RECORDS SHOWN START
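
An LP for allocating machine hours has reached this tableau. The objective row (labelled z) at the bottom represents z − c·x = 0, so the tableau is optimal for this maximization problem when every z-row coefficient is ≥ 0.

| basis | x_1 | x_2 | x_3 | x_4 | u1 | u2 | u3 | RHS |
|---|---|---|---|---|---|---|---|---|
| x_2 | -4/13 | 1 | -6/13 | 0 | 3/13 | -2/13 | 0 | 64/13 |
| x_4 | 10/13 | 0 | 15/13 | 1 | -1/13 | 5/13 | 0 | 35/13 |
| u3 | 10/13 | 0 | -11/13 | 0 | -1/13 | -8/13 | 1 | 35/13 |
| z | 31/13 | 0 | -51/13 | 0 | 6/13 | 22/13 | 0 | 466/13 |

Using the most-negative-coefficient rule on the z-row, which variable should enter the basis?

x_3

Negative z-row entries: x_3: -51/13.
The most negative is -51/13 in column x_3, so x_3 enters.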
RECORDS SHOWN END
Retype exactly, and only, the lines that run from the one with "1 | 35/13 |" through the final line of the entries.

#### [YOUR SOLUTION]
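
| u3 | 10/13 | 0 | -11/13 | 0 | -1/13 | -8/13 | 1 | 35/13 |
| z | 31/13 | 0 | -51/13 | 0 | 6/13 | 22/13 | 0 | 466/13 |

Using the most-negative-coefficient rule on the z-row, which variable should enter the basis?

x_3

Negative z-row entries: x_3: -51/13.
The most negative is -51/13 in column x_3, so x_3 enters.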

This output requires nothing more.